Source records —
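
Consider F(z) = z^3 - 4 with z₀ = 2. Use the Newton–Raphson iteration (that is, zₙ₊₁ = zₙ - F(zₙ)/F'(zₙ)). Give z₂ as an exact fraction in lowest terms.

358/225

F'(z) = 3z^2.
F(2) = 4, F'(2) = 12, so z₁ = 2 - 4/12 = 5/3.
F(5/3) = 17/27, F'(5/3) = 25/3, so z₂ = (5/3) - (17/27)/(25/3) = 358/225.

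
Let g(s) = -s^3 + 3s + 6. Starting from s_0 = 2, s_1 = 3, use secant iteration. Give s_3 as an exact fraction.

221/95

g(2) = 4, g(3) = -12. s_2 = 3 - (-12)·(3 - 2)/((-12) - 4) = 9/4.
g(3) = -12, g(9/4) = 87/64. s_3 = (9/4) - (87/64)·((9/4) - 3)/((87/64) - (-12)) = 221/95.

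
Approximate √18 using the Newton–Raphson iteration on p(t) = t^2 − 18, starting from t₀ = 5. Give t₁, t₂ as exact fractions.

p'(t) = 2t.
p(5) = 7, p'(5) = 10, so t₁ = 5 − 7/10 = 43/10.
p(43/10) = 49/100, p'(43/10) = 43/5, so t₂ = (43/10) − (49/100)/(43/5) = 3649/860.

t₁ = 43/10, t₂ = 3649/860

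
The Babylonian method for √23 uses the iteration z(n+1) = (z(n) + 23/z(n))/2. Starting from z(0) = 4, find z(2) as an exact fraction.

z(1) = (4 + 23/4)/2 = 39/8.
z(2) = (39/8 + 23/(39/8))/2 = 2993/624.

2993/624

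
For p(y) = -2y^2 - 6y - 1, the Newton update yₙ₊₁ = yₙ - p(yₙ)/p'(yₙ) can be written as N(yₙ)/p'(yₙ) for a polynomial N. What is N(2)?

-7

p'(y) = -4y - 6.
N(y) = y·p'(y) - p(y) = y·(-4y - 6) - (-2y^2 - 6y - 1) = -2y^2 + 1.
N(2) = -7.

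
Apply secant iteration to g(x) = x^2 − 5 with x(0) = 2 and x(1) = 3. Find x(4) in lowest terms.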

Task instructions — Word for word, restate the whole of the material above.

Answer to this task —
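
Consider F(z) = z^3 - 4 with z₀ = 2. Use the Newton–Raphson iteration (that is, zₙ₊₁ = zₙ - F(zₙ)/F'(zₙ)). Give z₂ as an exact fraction in lowest terms.

358/225

F'(z) = 3z^2.
F(2) = 4, F'(2) = 12, so z₁ = 2 - 4/12 = 5/3.
F(5/3) = 17/27, F'(5/3) = 25/3, so z₂ = (5/3) - (17/27)/(25/3) = 358/225.

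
Let g(s) = -s^3 + 3s + 6. Starting from s_0 = 2, s_1 = 3, use secant iteration. Give s_3 as an exact fraction.

221/95

g(2) = 4, g(3) = -12. s_2 = 3 - (-12)·(3 - 2)/((-12) - 4) = 9/4.
g(3) = -12, g(9/4) = 87/64. s_3 = (9/4) - (87/64)·((9/4) - 3)/((87/64) - (-12)) = 221/95.

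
Approximate √18 using the Newton–Raphson iteration on p(t) = t^2 − 18, starting from t₀ = 5. Give t₁, t₂ as exact fractions.

p'(t) = 2t.
p(5) = 7, p'(5) = 10, so t₁ = 5 − 7/10 = 43/10.
p(43/10) = 49/100, p'(43/10) = 43/5, so t₂ = (43/10) − (49/100)/(43/5) = 3649/860.

t₁ = 43/10, t₂ = 3649/860

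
The Babylonian method for √23 uses the iteration z(n+1) = (z(n) + 23/z(n))/2. Starting from z(0) = 4, find z(2) as an exact fraction.

z(1) = (4 + 23/4)/2 = 39/8.
z(2) = (39/8 + 23/(39/8))/2 = 2993/624.

2993/624

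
For p(y) = -2y^2 - 6y - 1, the Newton update yₙ₊₁ = yₙ - p(yₙ)/p'(yₙ) can be written as N(yₙ)/p'(yₙ) for a polynomial N. What is N(2)?

-7

p'(y) = -4y - 6.
N(y) = y·p'(y) - p(y) = y·(-4y - 6) - (-2y^2 - 6y - 1) = -2y^2 + 1.
N(2) = -7.

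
Apply secant iteration to g(x) = x^2 − 5 with x(0) = 2 and x(1) = 3. Find x(4) in lowest terms.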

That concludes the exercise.